*** Supplied records ***

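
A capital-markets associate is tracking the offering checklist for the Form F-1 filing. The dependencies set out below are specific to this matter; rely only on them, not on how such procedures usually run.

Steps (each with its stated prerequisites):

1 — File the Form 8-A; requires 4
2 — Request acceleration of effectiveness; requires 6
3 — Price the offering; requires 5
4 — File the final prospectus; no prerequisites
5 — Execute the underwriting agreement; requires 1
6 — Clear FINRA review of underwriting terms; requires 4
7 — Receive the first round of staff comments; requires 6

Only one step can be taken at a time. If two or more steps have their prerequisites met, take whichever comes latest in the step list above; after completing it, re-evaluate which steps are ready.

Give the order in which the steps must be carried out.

4 6 7 2 1 5 3

4 has no prerequisites → 4 first.
6 and 1 are both available; 6 is listed later → 6.
7 and 2 now also ready, so the ready set is {7, 2, 1}; 7 is listed later → 7.
Now 2 and 1 have their prerequisites met. 2 is listed later, so 2 next.
1 needed 4, now all done → 1.
5 needed 1, now all done → 5.
That leaves 3 as the only ready step → 3.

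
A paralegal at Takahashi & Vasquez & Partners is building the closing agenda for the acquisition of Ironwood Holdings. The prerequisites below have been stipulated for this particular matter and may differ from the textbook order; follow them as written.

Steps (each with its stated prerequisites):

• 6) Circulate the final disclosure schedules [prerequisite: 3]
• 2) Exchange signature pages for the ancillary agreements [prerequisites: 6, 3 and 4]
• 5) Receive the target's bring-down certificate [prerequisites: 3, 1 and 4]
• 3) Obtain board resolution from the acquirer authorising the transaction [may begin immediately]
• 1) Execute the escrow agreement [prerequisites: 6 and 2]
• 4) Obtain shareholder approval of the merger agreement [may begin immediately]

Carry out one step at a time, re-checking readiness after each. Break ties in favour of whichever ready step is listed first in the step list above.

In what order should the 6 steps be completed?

3 and 4 have no prerequisites; 3 is listed earlier, so 3 is first.
6 and 4 are both available; 6 is listed earlier → 6.
Next only 4 has its prerequisites met → 4.
2 needed 6, 3 and 4, now all done → 2.
That leaves 1 as the only ready step → 1.
That leaves 5 as the only ready step → 5.

3, 6, 4, 2, 1, 5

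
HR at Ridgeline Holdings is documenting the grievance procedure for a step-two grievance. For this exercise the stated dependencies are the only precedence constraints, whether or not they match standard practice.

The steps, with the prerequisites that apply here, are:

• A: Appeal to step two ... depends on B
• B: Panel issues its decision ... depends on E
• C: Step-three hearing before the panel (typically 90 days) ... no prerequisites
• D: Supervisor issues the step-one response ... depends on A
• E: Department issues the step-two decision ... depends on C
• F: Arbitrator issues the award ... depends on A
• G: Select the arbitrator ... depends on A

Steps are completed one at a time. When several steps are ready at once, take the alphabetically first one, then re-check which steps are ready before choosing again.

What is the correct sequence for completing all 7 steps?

Only C has no prerequisites, so it is first.
E needed C, now all done → E.
That leaves B as the only ready step → B.
A is the only step now ready → A.
Ready: D, F and G. D has the earlier label → D.
Now F and G have their prerequisites met. F has the earlier label, so F next.
G needed A, now all done → G.

C E B A D F G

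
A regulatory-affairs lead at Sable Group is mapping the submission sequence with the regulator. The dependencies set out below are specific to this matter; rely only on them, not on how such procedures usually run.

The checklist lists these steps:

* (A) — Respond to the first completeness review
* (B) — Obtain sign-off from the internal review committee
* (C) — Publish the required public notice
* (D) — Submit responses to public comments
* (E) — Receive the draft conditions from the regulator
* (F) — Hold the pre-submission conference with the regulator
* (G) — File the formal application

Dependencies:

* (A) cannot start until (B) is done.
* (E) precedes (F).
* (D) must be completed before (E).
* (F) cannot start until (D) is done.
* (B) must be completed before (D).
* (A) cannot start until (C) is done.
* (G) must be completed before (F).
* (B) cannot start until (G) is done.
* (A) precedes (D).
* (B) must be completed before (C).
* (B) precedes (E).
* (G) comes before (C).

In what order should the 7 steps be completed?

(G), (B), (C), (A), (D), (E), (F)

(G) is the only step with nothing outstanding, so it goes first.
(B) needed (G), now all done → (B).
(C) is the only step now ready → (C).
(A) needed (B) and (C), now all done → (A).
Next only (D) has its prerequisites met → (D).
That leaves (E) as the only ready step → (E).
(F) needed (D), (E) and (G), now all done → (F).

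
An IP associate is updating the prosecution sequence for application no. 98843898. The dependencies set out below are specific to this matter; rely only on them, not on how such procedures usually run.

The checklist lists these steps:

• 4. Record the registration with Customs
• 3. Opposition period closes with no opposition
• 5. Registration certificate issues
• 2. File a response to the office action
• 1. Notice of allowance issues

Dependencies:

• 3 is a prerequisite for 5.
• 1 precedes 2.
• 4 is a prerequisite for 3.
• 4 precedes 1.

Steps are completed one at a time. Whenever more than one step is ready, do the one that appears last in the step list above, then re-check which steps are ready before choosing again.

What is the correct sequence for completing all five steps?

4 → 1 → 2 → 3 → 5

4 is the only step with nothing outstanding, so it goes first.
1 and 3 are both available; 1 is listed later → 1.
2 and 3 are both available; 2 is listed later → 2.
Next only 3 has its prerequisites met → 3.
That leaves 5 as the only ready step → 5.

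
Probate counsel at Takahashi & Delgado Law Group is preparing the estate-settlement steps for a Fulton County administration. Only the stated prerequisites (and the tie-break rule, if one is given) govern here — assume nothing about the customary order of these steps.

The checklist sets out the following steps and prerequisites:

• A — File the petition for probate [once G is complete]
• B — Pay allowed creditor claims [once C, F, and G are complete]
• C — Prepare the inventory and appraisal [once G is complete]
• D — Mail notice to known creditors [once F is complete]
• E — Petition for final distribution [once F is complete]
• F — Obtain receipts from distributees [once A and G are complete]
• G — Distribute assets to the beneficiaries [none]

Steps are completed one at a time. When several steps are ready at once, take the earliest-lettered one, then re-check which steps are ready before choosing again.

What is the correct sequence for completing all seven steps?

G A C F B D E

Only G has no prerequisites, so it is first.
Ready: A and C. A has the earlier label → A.
Ready: C and F. C has the earlier label → C.
That leaves F as the only ready step → F.
B, D and E are all available; B has the earlier label → B.
Ready: D and E. D has the earlier label → D.
E needed F, now all done → E.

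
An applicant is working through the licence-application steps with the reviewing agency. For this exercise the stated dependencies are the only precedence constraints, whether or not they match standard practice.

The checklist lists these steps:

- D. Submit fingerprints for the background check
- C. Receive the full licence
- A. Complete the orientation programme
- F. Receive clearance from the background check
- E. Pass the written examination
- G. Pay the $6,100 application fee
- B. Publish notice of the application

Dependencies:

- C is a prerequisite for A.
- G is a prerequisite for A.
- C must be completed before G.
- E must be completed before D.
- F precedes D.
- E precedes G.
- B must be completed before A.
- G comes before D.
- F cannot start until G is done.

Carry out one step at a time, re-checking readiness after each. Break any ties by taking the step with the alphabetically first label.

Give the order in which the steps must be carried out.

B, C, E, G, A, F, D

Nothing is required for B, C and E. B has the earlier label → B first.
C and E are both available; C has the earlier label → C.
That leaves E as the only ready step → E.
G is the only step now ready → G.
Now A and F have their prerequisites met. A has the earlier label, so A next.
F needed G, now all done → F.
D needed E, F and G, now all done → D.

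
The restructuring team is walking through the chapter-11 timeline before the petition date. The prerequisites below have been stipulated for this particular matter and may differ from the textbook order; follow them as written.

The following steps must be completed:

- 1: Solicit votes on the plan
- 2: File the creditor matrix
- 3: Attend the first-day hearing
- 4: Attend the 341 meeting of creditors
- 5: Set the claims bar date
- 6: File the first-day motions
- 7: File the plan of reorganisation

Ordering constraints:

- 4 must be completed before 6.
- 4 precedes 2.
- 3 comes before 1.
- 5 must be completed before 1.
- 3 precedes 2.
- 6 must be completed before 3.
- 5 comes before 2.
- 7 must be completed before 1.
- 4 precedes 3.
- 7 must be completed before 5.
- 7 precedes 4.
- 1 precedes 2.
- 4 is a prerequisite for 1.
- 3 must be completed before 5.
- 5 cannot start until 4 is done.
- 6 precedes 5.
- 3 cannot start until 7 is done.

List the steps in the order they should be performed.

Only 7 has no prerequisites, so it is first.
4 needed 7, now all done → 4.
That leaves 6 as the only ready step → 6.
Next only 3 has its prerequisites met → 3.
That leaves 5 as the only ready step → 5.
Next only 1 has its prerequisites met → 1.
Next only 2 has its prerequisites met → 2.

7 → 4 → 6 → 3 → 5 → 1 → 2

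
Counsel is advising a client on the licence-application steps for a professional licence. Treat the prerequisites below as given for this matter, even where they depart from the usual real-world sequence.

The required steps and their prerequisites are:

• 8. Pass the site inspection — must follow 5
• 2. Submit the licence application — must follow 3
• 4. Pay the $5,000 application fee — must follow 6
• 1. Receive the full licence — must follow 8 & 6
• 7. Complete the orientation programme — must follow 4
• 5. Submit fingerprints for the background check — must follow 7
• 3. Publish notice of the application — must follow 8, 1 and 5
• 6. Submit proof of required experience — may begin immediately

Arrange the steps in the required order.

6, 4, 7, 5, 8, 1, 3, 2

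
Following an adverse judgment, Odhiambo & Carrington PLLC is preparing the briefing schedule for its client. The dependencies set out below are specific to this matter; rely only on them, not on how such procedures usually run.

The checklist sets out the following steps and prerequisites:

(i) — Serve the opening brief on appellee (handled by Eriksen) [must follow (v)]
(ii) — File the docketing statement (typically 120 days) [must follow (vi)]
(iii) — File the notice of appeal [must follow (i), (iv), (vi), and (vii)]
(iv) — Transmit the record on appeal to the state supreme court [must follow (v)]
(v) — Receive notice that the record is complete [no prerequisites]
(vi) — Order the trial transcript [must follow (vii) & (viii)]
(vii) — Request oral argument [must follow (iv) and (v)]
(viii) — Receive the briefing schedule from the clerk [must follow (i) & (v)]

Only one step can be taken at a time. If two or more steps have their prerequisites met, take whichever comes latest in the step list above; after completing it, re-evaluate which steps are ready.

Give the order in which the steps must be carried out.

(v), (iv), (vii), (i), (viii), (vi), (iii), (ii)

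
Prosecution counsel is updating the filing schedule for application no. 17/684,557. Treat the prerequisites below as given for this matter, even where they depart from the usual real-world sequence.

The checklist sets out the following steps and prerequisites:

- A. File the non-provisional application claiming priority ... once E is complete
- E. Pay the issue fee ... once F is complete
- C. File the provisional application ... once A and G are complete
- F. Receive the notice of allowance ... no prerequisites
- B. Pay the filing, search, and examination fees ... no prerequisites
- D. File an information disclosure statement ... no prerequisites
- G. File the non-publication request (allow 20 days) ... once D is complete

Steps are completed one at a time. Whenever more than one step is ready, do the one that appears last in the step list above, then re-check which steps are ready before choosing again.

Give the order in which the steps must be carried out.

D, B and F have no prerequisites; D is listed later, so D is first.
G now also ready, so the ready set is {G, B, F}; G is listed later → G.
Now B and F have their prerequisites met. B is listed later, so B next.
That leaves F as the only ready step → F.
E is the only step now ready → E.
A needed E, now all done → A.
C needed G and A, now all done → C.

D, G, B, F, E, A, C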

*** End of Supplied records ***

_Exercise requirements_
Looking at the records above, work out how many lines include the string "until". Give the number and nothing else.

_Written solution_
7